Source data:
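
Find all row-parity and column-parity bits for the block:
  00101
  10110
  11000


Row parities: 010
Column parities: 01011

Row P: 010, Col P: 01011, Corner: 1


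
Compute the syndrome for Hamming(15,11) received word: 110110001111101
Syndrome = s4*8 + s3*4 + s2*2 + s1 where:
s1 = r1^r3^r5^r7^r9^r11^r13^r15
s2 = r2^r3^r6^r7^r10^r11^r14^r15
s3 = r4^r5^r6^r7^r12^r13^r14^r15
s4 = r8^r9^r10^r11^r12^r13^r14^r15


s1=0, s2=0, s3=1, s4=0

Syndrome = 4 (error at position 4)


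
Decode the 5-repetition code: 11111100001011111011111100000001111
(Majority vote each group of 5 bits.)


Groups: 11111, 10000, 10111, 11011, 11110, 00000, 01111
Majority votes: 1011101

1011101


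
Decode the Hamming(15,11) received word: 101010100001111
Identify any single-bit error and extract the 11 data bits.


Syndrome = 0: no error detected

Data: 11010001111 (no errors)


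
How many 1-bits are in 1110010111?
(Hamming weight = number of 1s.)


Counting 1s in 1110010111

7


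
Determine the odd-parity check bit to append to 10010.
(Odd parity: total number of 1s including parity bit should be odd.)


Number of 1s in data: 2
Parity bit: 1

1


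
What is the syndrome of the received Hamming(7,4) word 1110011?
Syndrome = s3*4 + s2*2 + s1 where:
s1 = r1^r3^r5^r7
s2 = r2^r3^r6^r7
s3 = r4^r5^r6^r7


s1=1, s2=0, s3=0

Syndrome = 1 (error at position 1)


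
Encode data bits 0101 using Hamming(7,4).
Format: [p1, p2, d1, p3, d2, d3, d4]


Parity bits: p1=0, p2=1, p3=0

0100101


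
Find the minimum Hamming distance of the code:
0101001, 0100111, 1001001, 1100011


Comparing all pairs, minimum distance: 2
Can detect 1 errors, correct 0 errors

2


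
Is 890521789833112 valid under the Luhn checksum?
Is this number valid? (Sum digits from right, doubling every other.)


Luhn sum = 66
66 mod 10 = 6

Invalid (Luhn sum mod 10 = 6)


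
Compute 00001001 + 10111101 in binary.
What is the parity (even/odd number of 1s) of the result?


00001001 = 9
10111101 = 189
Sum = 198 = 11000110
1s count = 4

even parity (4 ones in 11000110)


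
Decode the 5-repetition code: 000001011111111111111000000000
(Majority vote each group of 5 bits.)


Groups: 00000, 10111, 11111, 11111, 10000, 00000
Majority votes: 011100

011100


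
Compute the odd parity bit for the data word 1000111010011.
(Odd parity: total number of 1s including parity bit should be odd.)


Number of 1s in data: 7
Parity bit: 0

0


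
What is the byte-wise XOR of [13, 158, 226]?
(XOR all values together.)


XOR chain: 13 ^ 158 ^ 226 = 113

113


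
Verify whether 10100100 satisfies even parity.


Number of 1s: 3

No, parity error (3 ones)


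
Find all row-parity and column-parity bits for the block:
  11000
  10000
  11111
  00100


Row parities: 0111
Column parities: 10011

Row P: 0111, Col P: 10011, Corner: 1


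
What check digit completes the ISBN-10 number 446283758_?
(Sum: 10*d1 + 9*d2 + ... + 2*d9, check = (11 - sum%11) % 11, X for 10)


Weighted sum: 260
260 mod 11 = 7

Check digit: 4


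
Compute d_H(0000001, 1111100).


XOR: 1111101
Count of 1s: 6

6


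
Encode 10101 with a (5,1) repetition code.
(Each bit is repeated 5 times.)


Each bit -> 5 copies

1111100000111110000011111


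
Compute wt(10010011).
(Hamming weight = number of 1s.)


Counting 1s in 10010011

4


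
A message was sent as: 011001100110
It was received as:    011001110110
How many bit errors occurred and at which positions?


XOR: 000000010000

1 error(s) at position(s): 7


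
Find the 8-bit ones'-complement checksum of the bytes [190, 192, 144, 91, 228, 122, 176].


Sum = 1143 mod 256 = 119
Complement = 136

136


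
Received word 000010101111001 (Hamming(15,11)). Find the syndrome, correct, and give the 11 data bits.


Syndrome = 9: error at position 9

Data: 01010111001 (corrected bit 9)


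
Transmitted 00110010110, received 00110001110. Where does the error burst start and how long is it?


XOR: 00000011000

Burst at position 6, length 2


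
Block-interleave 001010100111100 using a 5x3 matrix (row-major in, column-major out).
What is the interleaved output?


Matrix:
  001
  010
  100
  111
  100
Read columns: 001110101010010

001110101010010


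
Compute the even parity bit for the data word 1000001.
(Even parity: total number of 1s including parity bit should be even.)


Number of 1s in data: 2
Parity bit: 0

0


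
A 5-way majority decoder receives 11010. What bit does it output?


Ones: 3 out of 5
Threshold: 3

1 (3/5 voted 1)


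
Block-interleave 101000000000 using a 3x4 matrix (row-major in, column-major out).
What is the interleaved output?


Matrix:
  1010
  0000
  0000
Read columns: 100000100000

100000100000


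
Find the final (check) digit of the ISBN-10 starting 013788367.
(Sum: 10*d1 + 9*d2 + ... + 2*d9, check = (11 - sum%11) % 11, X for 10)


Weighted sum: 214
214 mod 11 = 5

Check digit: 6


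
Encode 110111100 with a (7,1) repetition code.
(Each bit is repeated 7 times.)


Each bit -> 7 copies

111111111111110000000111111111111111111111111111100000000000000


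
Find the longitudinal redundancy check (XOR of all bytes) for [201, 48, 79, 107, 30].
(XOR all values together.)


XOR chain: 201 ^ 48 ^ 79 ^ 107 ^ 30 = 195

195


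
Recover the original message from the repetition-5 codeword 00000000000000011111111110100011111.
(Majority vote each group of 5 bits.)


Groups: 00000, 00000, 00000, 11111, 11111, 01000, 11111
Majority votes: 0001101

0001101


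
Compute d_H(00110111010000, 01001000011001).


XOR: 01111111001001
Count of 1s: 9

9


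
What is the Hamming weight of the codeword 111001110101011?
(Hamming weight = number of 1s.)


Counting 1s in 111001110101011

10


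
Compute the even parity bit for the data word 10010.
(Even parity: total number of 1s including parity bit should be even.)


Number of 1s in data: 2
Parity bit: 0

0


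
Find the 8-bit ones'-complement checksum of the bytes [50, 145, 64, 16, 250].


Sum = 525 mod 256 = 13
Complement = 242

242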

What is required:
Transcribe the data above completely and exactly.

Answer for this exercise:
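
Find all row-parity and column-parity bits for the block:
  00101
  10110
  11000


Row parities: 010
Column parities: 01011

Row P: 010, Col P: 01011, Corner: 1


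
Compute the syndrome for Hamming(15,11) received word: 110110001111101
Syndrome = s4*8 + s3*4 + s2*2 + s1 where:
s1 = r1^r3^r5^r7^r9^r11^r13^r15
s2 = r2^r3^r6^r7^r10^r11^r14^r15
s3 = r4^r5^r6^r7^r12^r13^r14^r15
s4 = r8^r9^r10^r11^r12^r13^r14^r15


s1=0, s2=0, s3=1, s4=0

Syndrome = 4 (error at position 4)


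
Decode the 5-repetition code: 11111100001011111011111100000001111
(Majority vote each group of 5 bits.)


Groups: 11111, 10000, 10111, 11011, 11110, 00000, 01111
Majority votes: 1011101

1011101


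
Decode the Hamming(15,11) received word: 101010100001111
Identify any single-bit error and extract the 11 data bits.


Syndrome = 0: no error detected

Data: 11010001111 (no errors)


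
How many 1-bits are in 1110010111?
(Hamming weight = number of 1s.)


Counting 1s in 1110010111

7


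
Determine the odd-parity check bit to append to 10010.
(Odd parity: total number of 1s including parity bit should be odd.)


Number of 1s in data: 2
Parity bit: 1

1


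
What is the syndrome of the received Hamming(7,4) word 1110011?
Syndrome = s3*4 + s2*2 + s1 where:
s1 = r1^r3^r5^r7
s2 = r2^r3^r6^r7
s3 = r4^r5^r6^r7


s1=1, s2=0, s3=0

Syndrome = 1 (error at position 1)


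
Encode data bits 0101 using Hamming(7,4).
Format: [p1, p2, d1, p3, d2, d3, d4]


Parity bits: p1=0, p2=1, p3=0

0100101


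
Find the minimum Hamming distance of the code:
0101001, 0100111, 1001001, 1100011


Comparing all pairs, minimum distance: 2
Can detect 1 errors, correct 0 errors

2


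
Is 890521789833112 valid under the Luhn checksum?
Is this number valid? (Sum digits from right, doubling every other.)


Luhn sum = 66
66 mod 10 = 6

Invalid (Luhn sum mod 10 = 6)


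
Compute 00001001 + 10111101 in binary.
What is the parity (even/odd number of 1s) of the result?


00001001 = 9
10111101 = 189
Sum = 198 = 11000110
1s count = 4

even parity (4 ones in 11000110)


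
Decode the 5-repetition code: 000001011111111111111000000000
(Majority vote each group of 5 bits.)


Groups: 00000, 10111, 11111, 11111, 10000, 00000
Majority votes: 011100

011100


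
Compute the odd parity bit for the data word 1000111010011.
(Odd parity: total number of 1s including parity bit should be odd.)


Number of 1s in data: 7
Parity bit: 0

0


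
What is the byte-wise XOR of [13, 158, 226]?
(XOR all values together.)


XOR chain: 13 ^ 158 ^ 226 = 113

113


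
Verify whether 10100100 satisfies even parity.


Number of 1s: 3

No, parity error (3 ones)


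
Find all row-parity and column-parity bits for the block:
  11000
  10000
  11111
  00100


Row parities: 0111
Column parities: 10011

Row P: 0111, Col P: 10011, Corner: 1


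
What check digit completes the ISBN-10 number 446283758_?
(Sum: 10*d1 + 9*d2 + ... + 2*d9, check = (11 - sum%11) % 11, X for 10)


Weighted sum: 260
260 mod 11 = 7

Check digit: 4


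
Compute d_H(0000001, 1111100).


XOR: 1111101
Count of 1s: 6

6


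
Encode 10101 with a (5,1) repetition code.
(Each bit is repeated 5 times.)


Each bit -> 5 copies

1111100000111110000011111


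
Compute wt(10010011).
(Hamming weight = number of 1s.)


Counting 1s in 10010011

4


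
A message was sent as: 011001100110
It was received as:    011001110110
How many bit errors occurred and at which positions?


XOR: 000000010000

1 error(s) at position(s): 7


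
Find the 8-bit ones'-complement checksum of the bytes [190, 192, 144, 91, 228, 122, 176].


Sum = 1143 mod 256 = 119
Complement = 136

136


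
Received word 000010101111001 (Hamming(15,11)). Find the syndrome, correct, and give the 11 data bits.


Syndrome = 9: error at position 9

Data: 01010111001 (corrected bit 9)


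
Transmitted 00110010110, received 00110001110. Where does the error burst start and how long is it?


XOR: 00000011000

Burst at position 6, length 2


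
Block-interleave 001010100111100 using a 5x3 matrix (row-major in, column-major out).
What is the interleaved output?


Matrix:
  001
  010
  100
  111
  100
Read columns: 001110101010010

001110101010010


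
Compute the even parity bit for the data word 1000001.
(Even parity: total number of 1s including parity bit should be even.)


Number of 1s in data: 2
Parity bit: 0

0


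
A 5-way majority decoder receives 11010. What bit does it output?


Ones: 3 out of 5
Threshold: 3

1 (3/5 voted 1)


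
Block-interleave 101000000000 using a 3x4 matrix (row-major in, column-major out).
What is the interleaved output?


Matrix:
  1010
  0000
  0000
Read columns: 100000100000

100000100000


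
Find the final (check) digit of the ISBN-10 starting 013788367.
(Sum: 10*d1 + 9*d2 + ... + 2*d9, check = (11 - sum%11) % 11, X for 10)


Weighted sum: 214
214 mod 11 = 5

Check digit: 6


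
Encode 110111100 with a (7,1) repetition code.
(Each bit is repeated 7 times.)


Each bit -> 7 copies

111111111111110000000111111111111111111111111111100000000000000


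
Find the longitudinal redundancy check (XOR of all bytes) for [201, 48, 79, 107, 30].
(XOR all values together.)


XOR chain: 201 ^ 48 ^ 79 ^ 107 ^ 30 = 195

195


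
Recover the original message from the repetition-5 codeword 00000000000000011111111110100011111.
(Majority vote each group of 5 bits.)


Groups: 00000, 00000, 00000, 11111, 11111, 01000, 11111
Majority votes: 0001101

0001101


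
Compute d_H(00110111010000, 01001000011001).


XOR: 01111111001001
Count of 1s: 9

9


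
What is the Hamming weight of the codeword 111001110101011?
(Hamming weight = number of 1s.)


Counting 1s in 111001110101011

10


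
Compute the even parity bit for the data word 10010.
(Even parity: total number of 1s including parity bit should be even.)


Number of 1s in data: 2
Parity bit: 0

0


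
Find the 8-bit ones'-complement checksum of the bytes [50, 145, 64, 16, 250].


Sum = 525 mod 256 = 13
Complement = 242

242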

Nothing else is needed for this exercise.